* Supplied material
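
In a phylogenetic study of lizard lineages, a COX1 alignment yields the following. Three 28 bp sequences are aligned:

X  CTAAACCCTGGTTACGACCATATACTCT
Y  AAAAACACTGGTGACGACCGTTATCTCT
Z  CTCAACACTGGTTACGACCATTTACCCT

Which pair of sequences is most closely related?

X and Z

X–Y: 8/28 differ, p = 0.286, d = 0.360.
X–Z: 4/28 differ, p = 0.143, d = 0.158.
Y–Z: 8/28 differ, p = 0.286, d = 0.360.
The smallest distance is between X and Z.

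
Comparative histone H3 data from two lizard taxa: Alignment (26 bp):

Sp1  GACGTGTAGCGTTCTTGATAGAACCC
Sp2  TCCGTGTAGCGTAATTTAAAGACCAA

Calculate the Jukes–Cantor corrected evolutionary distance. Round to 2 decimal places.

The sequences differ at 9 of 26 sites (1, 2, 13, 14, 17, 19, 23, 25, 26), so p = 9/26 ≈ 0.346154.
d = −(3/4) ln(1 − 4p/3) = −0.75 ln(1 − 0.461539) = −0.75 ln(0.538461)
  = −0.75 × (-0.619040) = 0.464280 substitutions/site.

0.46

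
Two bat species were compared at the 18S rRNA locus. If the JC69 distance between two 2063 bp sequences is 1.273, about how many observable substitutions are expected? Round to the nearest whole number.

Invert JC69: p = (3/4)(1 − e^(−4d/3)) = 0.75 × (1 − e^(-1.697333)) = 0.75 × (1 − 0.183171) = 0.612622.
Expected differing sites = pL ≈ 0.612622 × 2063 = 1263.839186 ≈ 1264.

1264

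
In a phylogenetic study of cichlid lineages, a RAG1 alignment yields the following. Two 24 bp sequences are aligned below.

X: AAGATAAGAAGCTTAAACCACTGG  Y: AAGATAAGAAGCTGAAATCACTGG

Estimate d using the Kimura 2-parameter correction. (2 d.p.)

0.09

Of 24 sites, 1 differences are transitions and 1 are transversions, so P = 1/24 ≈ 0.041667 and Q = 1/24 ≈ 0.041667.
Under the Kimura two-parameter model, d = −½ ln(1 − 2P − Q) − ¼ ln(1 − 2Q).
1 − 2P − Q = 0.874999, giving −½ ln(0.874999) = 0.066766.
1 − 2Q = 0.916666, giving −¼ ln(0.916666) = 0.021753.
d = 0.066766 + 0.021753 = 0.088519.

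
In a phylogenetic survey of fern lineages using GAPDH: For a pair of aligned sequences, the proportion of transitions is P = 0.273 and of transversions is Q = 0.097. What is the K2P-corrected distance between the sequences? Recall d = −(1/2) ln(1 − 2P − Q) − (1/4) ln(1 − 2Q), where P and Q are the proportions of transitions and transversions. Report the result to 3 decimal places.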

* Exercise directions
Give the lines exactly as they stand, from the line with "Estimate d using" through the end of the material.

* Response area
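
Estimate d using the Kimura 2-parameter correction. (2 d.p.)

0.09

Of 24 sites, 1 differences are transitions and 1 are transversions, so P = 1/24 ≈ 0.041667 and Q = 1/24 ≈ 0.041667.
Under the Kimura two-parameter model, d = −½ ln(1 − 2P − Q) − ¼ ln(1 − 2Q).
1 − 2P − Q = 0.874999, giving −½ ln(0.874999) = 0.066766.
1 − 2Q = 0.916666, giving −¼ ln(0.916666) = 0.021753.
d = 0.066766 + 0.021753 = 0.088519.

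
In a phylogenetic survey of fern lineages using GAPDH: For a pair of aligned sequences, the proportion of transitions is P = 0.273 and of transversions is Q = 0.097. What is the K2P-corrected distance between the sequences? Recall d = −(1/2) ln(1 − 2P − Q) − (1/4) ln(1 − 2Q), where P and Q are the proportions of transitions and transversions. Report the result to 3 decimal places.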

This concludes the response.